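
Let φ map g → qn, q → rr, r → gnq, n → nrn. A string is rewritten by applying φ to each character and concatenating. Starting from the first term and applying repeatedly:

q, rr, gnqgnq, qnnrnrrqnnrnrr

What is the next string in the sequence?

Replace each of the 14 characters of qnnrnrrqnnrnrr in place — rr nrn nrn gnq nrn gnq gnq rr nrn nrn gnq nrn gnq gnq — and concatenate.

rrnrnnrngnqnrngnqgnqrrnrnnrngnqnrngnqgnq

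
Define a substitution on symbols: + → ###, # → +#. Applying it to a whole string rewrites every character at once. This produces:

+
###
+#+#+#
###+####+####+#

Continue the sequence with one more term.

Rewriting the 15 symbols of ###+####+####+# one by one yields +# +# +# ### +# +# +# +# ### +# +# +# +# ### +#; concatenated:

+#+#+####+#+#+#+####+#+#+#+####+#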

******

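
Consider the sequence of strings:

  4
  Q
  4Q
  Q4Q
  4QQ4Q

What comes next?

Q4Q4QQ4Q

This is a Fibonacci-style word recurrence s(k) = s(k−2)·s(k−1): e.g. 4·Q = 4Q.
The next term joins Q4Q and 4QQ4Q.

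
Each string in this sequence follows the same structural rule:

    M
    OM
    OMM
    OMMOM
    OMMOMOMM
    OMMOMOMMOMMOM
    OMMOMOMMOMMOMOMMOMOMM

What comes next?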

******

Your assignment:
In the listing above, find the line containing "Let φ map g" and the line containing "q, rr, gnqgnq, qnnrnrrqnnrnrr", then quote both, plus every line between them, exactly as written.

Expected answer:
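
Let φ map g → qn, q → rr, r → gnq, n → nrn. A string is rewritten by applying φ to each character and concatenating. Starting from the first term and applying repeatedly:

q, rr, gnqgnq, qnnrnrrqnnrnrr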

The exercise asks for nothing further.